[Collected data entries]
━━━━━━━━━━━━━━━━━━━━━━━━━━━━━━

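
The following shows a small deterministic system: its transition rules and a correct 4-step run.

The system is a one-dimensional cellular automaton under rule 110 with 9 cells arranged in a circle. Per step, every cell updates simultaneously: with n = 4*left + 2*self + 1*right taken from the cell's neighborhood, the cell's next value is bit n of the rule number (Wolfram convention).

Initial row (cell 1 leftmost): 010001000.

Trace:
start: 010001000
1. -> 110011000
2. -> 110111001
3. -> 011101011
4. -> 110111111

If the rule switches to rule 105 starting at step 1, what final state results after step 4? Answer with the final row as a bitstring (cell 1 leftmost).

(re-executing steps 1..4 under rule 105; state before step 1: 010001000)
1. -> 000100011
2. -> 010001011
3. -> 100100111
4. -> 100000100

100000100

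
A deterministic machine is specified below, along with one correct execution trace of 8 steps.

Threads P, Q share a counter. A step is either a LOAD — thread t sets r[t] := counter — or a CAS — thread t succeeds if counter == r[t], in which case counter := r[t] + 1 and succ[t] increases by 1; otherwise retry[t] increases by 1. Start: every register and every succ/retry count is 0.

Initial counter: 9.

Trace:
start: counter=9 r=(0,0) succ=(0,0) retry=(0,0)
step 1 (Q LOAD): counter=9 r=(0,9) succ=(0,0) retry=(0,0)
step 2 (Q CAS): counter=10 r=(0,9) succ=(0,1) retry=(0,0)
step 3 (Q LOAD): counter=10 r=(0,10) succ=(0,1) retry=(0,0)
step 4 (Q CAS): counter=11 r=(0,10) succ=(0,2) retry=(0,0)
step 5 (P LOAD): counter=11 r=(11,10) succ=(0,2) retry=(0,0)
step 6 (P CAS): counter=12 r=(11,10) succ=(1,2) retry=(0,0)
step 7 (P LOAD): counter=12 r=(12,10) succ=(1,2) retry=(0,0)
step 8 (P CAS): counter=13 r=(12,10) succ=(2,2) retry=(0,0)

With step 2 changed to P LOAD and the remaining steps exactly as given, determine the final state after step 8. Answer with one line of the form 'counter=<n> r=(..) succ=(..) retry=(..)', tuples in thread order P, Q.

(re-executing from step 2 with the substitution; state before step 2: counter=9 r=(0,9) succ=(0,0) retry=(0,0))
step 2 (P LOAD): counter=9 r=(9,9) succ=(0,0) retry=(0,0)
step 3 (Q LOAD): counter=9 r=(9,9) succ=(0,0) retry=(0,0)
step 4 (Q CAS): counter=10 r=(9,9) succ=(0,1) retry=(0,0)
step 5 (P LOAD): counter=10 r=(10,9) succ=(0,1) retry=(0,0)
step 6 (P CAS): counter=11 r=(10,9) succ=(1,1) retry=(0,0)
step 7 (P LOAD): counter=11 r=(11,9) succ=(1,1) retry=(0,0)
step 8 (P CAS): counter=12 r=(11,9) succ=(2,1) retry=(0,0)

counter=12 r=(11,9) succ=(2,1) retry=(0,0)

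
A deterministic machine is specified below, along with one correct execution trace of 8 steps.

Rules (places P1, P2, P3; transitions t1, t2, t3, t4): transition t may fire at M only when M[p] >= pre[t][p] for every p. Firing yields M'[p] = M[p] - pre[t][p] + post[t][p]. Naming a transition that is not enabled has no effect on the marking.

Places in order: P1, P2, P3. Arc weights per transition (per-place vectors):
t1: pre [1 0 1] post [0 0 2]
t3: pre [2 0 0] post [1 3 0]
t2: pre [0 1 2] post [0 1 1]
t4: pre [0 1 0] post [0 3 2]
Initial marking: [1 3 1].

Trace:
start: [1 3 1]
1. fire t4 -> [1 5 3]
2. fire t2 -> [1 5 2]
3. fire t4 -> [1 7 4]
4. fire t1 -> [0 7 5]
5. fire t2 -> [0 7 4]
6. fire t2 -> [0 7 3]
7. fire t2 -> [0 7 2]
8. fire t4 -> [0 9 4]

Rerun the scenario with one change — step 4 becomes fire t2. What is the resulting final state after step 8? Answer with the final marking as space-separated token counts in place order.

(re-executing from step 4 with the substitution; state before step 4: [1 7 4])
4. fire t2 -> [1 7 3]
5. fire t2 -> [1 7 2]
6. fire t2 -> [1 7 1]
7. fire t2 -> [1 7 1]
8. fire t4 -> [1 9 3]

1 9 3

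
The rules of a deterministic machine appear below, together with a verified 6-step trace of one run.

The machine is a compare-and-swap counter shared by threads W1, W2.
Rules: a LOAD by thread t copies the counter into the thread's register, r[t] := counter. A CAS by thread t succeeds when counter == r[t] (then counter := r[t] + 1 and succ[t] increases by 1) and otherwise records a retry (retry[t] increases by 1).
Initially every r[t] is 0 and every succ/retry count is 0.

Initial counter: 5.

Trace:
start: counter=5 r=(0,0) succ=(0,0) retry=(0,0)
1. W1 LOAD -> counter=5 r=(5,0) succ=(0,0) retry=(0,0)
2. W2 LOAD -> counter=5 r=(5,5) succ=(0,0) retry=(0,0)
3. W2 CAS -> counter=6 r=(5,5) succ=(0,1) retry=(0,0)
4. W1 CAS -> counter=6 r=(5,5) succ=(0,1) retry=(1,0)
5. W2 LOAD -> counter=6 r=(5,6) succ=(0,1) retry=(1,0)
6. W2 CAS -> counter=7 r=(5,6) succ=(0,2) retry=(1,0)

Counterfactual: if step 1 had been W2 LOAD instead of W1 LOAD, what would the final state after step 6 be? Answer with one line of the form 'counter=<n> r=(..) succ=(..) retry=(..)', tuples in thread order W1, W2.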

━━━━━━━━━━━━━━━━━━━━━━━━━━━━━━

### Work required
Would you output, from the records above, exactly the run of lines that starts at the line containing "1. W1 LOAD ->" and ends at the line containing "6. W2 CAS ->", and only that run?

### Response
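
1. W1 LOAD -> counter=5 r=(5,0) succ=(0,0) retry=(0,0)
2. W2 LOAD -> counter=5 r=(5,5) succ=(0,0) retry=(0,0)
3. W2 CAS -> counter=6 r=(5,5) succ=(0,1) retry=(0,0)
4. W1 CAS -> counter=6 r=(5,5) succ=(0,1) retry=(1,0)
5. W2 LOAD -> counter=6 r=(5,6) succ=(0,1) retry=(1,0)
6. W2 CAS -> counter=7 r=(5,6) succ=(0,2) retry=(1,0)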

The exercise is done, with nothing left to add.